Stored data:
------------------------------
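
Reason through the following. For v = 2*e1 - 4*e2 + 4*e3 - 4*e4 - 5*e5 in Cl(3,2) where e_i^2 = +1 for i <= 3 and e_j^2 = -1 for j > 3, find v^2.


v^2 = sum of c_i^2 * e_i^2
Positive signature terms (e_i^2 = +1): 2^2 + (-4)^2 + 4^2 = 36
Negative signature terms (e_j^2 = -1): (-4)^2 + (-5)^2 = 41
v^2 = 36 - 41 = -5


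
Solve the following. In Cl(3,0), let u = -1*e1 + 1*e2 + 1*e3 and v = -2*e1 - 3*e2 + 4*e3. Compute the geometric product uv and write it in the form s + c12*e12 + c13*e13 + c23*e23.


In Cl(3,0): e_i^2 = 1, e_ie_j = -e_je_i for i != j.
Scalar part = u . v = (-1)*(-2) + 1*(-3) + 1*4
= 2 + (-3) + 4 = 3
e12 coeff = (-1)*(-3) - 1*(-2) = 3 - (-2) = 5
e13 coeff = (-1)*4 - 1*(-2) = -4 - (-2) = -2
e23 coeff = 1*4 - 1*(-3) = 4 - (-3) = 7
uv = 3 + 5*e12 - 2*e13 + 7*e23


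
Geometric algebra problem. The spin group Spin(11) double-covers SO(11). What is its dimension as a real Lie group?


Spin(n) double-covers SO(n); both have Lie algebra so(n) of dimension n(n-1)/2.
n = 11
n(n-1) = 11 * 10 = 110
dim Spin(11) = 110/2 = 55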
------------------------------
Retype every record without alteration.

● Answer for the task:
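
Reason through the following. For v = 2*e1 - 4*e2 + 4*e3 - 4*e4 - 5*e5 in Cl(3,2) where e_i^2 = +1 for i <= 3 and e_j^2 = -1 for j > 3, find v^2.


v^2 = sum of c_i^2 * e_i^2
Positive signature terms (e_i^2 = +1): 2^2 + (-4)^2 + 4^2 = 36
Negative signature terms (e_j^2 = -1): (-4)^2 + (-5)^2 = 41
v^2 = 36 - 41 = -5


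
Solve the following. In Cl(3,0), let u = -1*e1 + 1*e2 + 1*e3 and v = -2*e1 - 3*e2 + 4*e3. Compute the geometric product uv and write it in the form s + c12*e12 + c13*e13 + c23*e23.


In Cl(3,0): e_i^2 = 1, e_ie_j = -e_je_i for i != j.
Scalar part = u . v = (-1)*(-2) + 1*(-3) + 1*4
= 2 + (-3) + 4 = 3
e12 coeff = (-1)*(-3) - 1*(-2) = 3 - (-2) = 5
e13 coeff = (-1)*4 - 1*(-2) = -4 - (-2) = -2
e23 coeff = 1*4 - 1*(-3) = 4 - (-3) = 7
uv = 3 + 5*e12 - 2*e13 + 7*e23


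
Geometric algebra problem. The spin group Spin(11) double-covers SO(11). What is its dimension as a real Lie group?


Spin(n) double-covers SO(n); both have Lie algebra so(n) of dimension n(n-1)/2.
n = 11
n(n-1) = 11 * 10 = 110
dim Spin(11) = 110/2 = 55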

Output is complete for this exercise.